Set down every line of the data, unchanged and complete.

── Material provided ──

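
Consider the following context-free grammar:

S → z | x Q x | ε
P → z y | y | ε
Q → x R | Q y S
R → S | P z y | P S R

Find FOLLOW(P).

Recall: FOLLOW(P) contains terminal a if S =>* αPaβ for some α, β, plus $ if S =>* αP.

We compute FOLLOW(P) using the standard algorithm.
FOLLOW(S) starts with {$}.
FIRST(P) = {y, z, ε}
FIRST(Q) = {x}
FIRST(R) = {x, y, z, ε}
FIRST(S) = {x, z, ε}
FOLLOW(P) = {x, y, z}
FOLLOW(Q) = {x, y}
FOLLOW(R) = {x, y}
FOLLOW(S) = {$, x, y, z}
Therefore, FOLLOW(P) = {x, y, z}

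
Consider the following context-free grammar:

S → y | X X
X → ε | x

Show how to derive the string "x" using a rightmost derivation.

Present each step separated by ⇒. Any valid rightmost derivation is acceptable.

S ⇒ X X ⇒ X ⇒ x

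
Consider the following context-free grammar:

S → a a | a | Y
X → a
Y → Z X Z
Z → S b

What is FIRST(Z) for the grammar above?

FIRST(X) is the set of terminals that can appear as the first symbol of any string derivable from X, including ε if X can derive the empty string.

We compute FIRST(Z) using the standard algorithm.
FIRST(S) = {a}
FIRST(X) = {a}
FIRST(Y) = {a}
FIRST(Z) = {a}
Therefore, FIRST(Z) = {a}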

───

Response box »
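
Consider the following context-free grammar:

S → z | x Q x | ε
P → z y | y | ε
Q → x R | Q y S
R → S | P z y | P S R

Find FOLLOW(P).

Recall: FOLLOW(P) contains terminal a if S =>* αPaβ for some α, β, plus $ if S =>* αP.

We compute FOLLOW(P) using the standard algorithm.
FOLLOW(S) starts with {$}.
FIRST(P) = {y, z, ε}
FIRST(Q) = {x}
FIRST(R) = {x, y, z, ε}
FIRST(S) = {x, z, ε}
FOLLOW(P) = {x, y, z}
FOLLOW(Q) = {x, y}
FOLLOW(R) = {x, y}
FOLLOW(S) = {$, x, y, z}
Therefore, FOLLOW(P) = {x, y, z}

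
Consider the following context-free grammar:

S → y | X X
X → ε | x

Show how to derive the string "x" using a rightmost derivation.

Present each step separated by ⇒. Any valid rightmost derivation is acceptable.

S ⇒ X X ⇒ X ⇒ x

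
Consider the following context-free grammar:

S → a a | a | Y
X → a
Y → Z X Z
Z → S b

What is FIRST(Z) for the grammar above?

FIRST(X) is the set of terminals that can appear as the first symbol of any string derivable from X, including ε if X can derive the empty string.

We compute FIRST(Z) using the standard algorithm.
FIRST(S) = {a}
FIRST(X) = {a}
FIRST(Y) = {a}
FIRST(Z) = {a}
Therefore, FIRST(Z) = {a}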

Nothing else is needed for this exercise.